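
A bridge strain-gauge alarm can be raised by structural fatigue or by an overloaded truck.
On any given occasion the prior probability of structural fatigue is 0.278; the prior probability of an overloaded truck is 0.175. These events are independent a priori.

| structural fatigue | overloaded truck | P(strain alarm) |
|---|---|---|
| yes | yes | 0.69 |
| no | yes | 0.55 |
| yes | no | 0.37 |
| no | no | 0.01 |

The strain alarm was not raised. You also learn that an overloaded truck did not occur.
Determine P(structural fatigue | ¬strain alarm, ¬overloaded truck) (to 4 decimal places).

P(¬strain alarm | ¬overloaded truck) = 0.99×0.722 + 0.63×0.278 = 0.714780 + 0.175140 = 0.889920
The structural fatigue-present share is 0.63×0.278 = 0.175140.
So P(structural fatigue | ¬strain alarm, ¬overloaded truck) = 0.175140/0.889920 ≈ 0.1968.

P(structural fatigue | ¬strain alarm, ¬overloaded truck) ≈ 0.1968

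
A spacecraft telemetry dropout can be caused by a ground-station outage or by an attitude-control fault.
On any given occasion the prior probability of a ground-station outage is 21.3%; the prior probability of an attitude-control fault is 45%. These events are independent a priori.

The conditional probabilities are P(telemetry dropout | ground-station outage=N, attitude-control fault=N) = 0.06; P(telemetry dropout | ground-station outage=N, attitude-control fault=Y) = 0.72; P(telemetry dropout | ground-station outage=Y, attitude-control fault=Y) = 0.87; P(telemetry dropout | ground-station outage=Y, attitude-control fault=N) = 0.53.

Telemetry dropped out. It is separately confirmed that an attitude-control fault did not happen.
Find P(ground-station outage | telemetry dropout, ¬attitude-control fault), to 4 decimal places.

Weight on ground-station outage=true, given the evidence: 0.53×0.213 = 0.112890
The normalizing constant is 0.06×0.787 + 0.53×0.213 = 0.160110
Posterior = 0.112890 / 0.160110 ≈ 0.7051

P(ground-station outage | telemetry dropout, ¬attitude-control fault) ≈ 0.7051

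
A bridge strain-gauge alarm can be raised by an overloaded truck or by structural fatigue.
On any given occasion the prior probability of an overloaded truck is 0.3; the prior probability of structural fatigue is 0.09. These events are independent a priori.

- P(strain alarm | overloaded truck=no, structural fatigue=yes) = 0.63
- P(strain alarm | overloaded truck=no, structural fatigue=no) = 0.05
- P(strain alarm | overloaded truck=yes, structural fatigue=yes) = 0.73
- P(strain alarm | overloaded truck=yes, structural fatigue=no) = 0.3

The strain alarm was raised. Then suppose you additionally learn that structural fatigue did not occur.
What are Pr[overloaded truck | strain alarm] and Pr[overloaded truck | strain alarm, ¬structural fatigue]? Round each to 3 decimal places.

By total probability over the 4 (overloaded truck, structural fatigue) configurations:
  P(strain alarm) = 0.05×0.7×0.91 + 0.63×0.7×0.09 + 0.3×0.3×0.91 + 0.73×0.3×0.09
        = 0.031850 + 0.039690 + 0.081900 + 0.019710 = 0.173150
The terms with overloaded truck present sum to 0.101610, so
  P(overloaded truck | strain alarm) = 0.101610 / 0.173150 ≈ 0.587

Now also conditioning on structural fatigue≠true:
Sum P(strain alarm|·) weighted by the priors over both values of overloaded truck:
  P(strain alarm | ¬structural fatigue) = 0.05*0.7 + 0.3*0.3
        = 0.035000 + 0.090000 = 0.125000
The terms with overloaded truck present sum to 0.090000, so
  P(overloaded truck | strain alarm, ¬structural fatigue) = 0.090000 / 0.125000 ≈ 0.720

Pr[overloaded truck | strain alarm] ≈ 0.587; Pr[overloaded truck | strain alarm, ¬structural fatigue] ≈ 0.720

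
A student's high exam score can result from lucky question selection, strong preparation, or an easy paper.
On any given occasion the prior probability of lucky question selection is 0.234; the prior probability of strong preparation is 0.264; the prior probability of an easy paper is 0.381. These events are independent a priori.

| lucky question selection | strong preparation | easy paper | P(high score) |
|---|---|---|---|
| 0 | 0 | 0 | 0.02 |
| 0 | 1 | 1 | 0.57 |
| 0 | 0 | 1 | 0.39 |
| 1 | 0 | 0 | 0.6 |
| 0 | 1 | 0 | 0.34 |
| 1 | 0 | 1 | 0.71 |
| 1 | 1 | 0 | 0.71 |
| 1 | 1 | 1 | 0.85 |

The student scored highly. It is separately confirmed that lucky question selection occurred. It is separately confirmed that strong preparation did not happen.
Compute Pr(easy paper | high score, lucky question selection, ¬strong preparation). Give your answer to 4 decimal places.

Numerator (weight on configurations with easy paper): 0.71*0.381 = 0.270510
The normalizing constant is 0.6*0.619 + 0.71*0.381 = 0.641910
Posterior = 0.270510 / 0.641910 ≈ 0.4214

Pr(easy paper | high score, lucky question selection, ¬strong preparation) ≈ 0.4214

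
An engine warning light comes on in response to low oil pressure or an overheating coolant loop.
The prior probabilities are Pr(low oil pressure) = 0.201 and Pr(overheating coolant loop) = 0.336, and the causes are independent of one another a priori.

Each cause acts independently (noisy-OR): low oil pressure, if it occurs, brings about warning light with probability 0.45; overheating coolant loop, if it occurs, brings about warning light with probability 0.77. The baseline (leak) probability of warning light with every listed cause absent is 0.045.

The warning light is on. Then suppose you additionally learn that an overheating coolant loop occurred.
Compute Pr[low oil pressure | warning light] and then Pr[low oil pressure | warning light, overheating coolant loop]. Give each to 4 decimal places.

Under noisy-OR, P(warning light | causes) = 1 − (1−0.045)·∏(1−qᵢ) over the active causes.
Numerator (weight on configurations with low oil pressure): 0.063362 + 0.059377 = 0.122739
Normalizer over all consistent configurations: 0.045*0.799*0.664 + 0.78035*0.799*0.336 + 0.47475*0.201*0.664 + 0.879193*0.201*0.336 = 0.356109
P(low oil pressure | warning light) = 0.122739/0.356109 ≈ 0.3447

Now condition on the additional information:
Weight on low oil pressure=true, given the evidence: 0.879193×0.201 = 0.176718
Denominator P(warning light | overheating coolant loop): 0.78035×0.799 + 0.879193×0.201 = 0.800218
P(low oil pressure | warning light, overheating coolant loop) = 0.176718/0.800218 ≈ 0.2208
Conditioning on overheating coolant loop lowers the posterior on low oil pressure: the classic explaining-away effect in a common-effect structure.

Pr[low oil pressure | warning light] ≈ 0.3447; Pr[low oil pressure | warning light, overheating coolant loop] ≈ 0.2208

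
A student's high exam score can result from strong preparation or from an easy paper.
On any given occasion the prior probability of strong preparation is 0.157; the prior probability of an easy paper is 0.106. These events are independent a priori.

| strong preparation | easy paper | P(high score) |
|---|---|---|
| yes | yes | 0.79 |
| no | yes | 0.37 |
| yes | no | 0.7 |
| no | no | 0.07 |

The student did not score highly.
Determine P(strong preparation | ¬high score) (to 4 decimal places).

P(strong preparation | ¬high score) ≈ 0.0568

P(¬high score) = 0.93×0.843×0.894 + 0.63×0.843×0.106 + 0.3×0.157×0.894 + 0.21×0.157×0.106 = 0.700887 + 0.056296 + 0.042107 + 0.003495 = 0.802785
Of this, 0.045602 comes from 0.042107 + 0.003495 (the strong preparation=true cases).
Hence the posterior is 0.045602/0.802785 ≈ 0.0568.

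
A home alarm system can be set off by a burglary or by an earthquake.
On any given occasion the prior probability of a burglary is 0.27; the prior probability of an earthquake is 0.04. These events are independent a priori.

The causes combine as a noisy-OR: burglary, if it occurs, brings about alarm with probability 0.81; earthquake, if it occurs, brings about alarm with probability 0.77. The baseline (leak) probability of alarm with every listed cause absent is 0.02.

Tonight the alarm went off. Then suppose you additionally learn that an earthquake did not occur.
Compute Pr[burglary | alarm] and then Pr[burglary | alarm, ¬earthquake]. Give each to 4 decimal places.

Under noisy-OR, P(alarm | causes) = 1 − (1−0.02)·∏(1−qᵢ) over the active causes.
Sum P(alarm|·) weighted by the priors over the 4 (burglary, earthquake) configurations:
  P(alarm) = 0.02*0.73*0.96 + 0.7746*0.73*0.04 + 0.8138*0.27*0.96 + 0.957174*0.27*0.04
        = 0.014016 + 0.022618 + 0.210937 + 0.010337 = 0.257908
Configurations with burglary contribute 0.221274, so
  P(burglary | alarm) = 0.221274 / 0.257908 ≈ 0.8580

With the extra evidence:
By total probability over both values of burglary:
  P(alarm | ¬earthquake) = 0.02×0.73 + 0.8138×0.27
        = 0.014600 + 0.219726 = 0.234326
Keeping only the burglary-present terms gives 0.219726, so
  P(burglary | alarm, ¬earthquake) = 0.219726 / 0.234326 ≈ 0.9377

Pr[burglary | alarm] ≈ 0.8580; Pr[burglary | alarm, ¬earthquake] ≈ 0.9377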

[Your task] In the entries above, find the line with "The warning light" and the line with "A home alarm", then restate word for word both of them and every line between, with nothing more.

[Answer below]
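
The warning light is on. Then suppose you additionally learn that an overheating coolant loop occurred.
Compute Pr[low oil pressure | warning light] and then Pr[low oil pressure | warning light, overheating coolant loop]. Give each to 4 decimal places.

Under noisy-OR, P(warning light | causes) = 1 − (1−0.045)·∏(1−qᵢ) over the active causes.
Numerator (weight on configurations with low oil pressure): 0.063362 + 0.059377 = 0.122739
Normalizer over all consistent configurations: 0.045*0.799*0.664 + 0.78035*0.799*0.336 + 0.47475*0.201*0.664 + 0.879193*0.201*0.336 = 0.356109
P(low oil pressure | warning light) = 0.122739/0.356109 ≈ 0.3447

Now condition on the additional information:
Weight on low oil pressure=true, given the evidence: 0.879193×0.201 = 0.176718
Denominator P(warning light | overheating coolant loop): 0.78035×0.799 + 0.879193×0.201 = 0.800218
P(low oil pressure | warning light, overheating coolant loop) = 0.176718/0.800218 ≈ 0.2208
Conditioning on overheating coolant loop lowers the posterior on low oil pressure: the classic explaining-away effect in a common-effect structure.

Pr[low oil pressure | warning light] ≈ 0.3447; Pr[low oil pressure | warning light, overheating coolant loop] ≈ 0.2208

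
A student's high exam score can result from strong preparation or from an easy paper.
On any given occasion the prior probability of strong preparation is 0.157; the prior probability of an easy paper is 0.106. These events are independent a priori.

| strong preparation | easy paper | P(high score) |
|---|---|---|
| yes | yes | 0.79 |
| no | yes | 0.37 |
| yes | no | 0.7 |
| no | no | 0.07 |

The student did not score highly.
Determine P(strong preparation | ¬high score) (to 4 decimal places).

P(strong preparation | ¬high score) ≈ 0.0568

P(¬high score) = 0.93×0.843×0.894 + 0.63×0.843×0.106 + 0.3×0.157×0.894 + 0.21×0.157×0.106 = 0.700887 + 0.056296 + 0.042107 + 0.003495 = 0.802785
Of this, 0.045602 comes from 0.042107 + 0.003495 (the strong preparation=true cases).
Hence the posterior is 0.045602/0.802785 ≈ 0.0568.

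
A home alarm system can be set off by a burglary or by an earthquake.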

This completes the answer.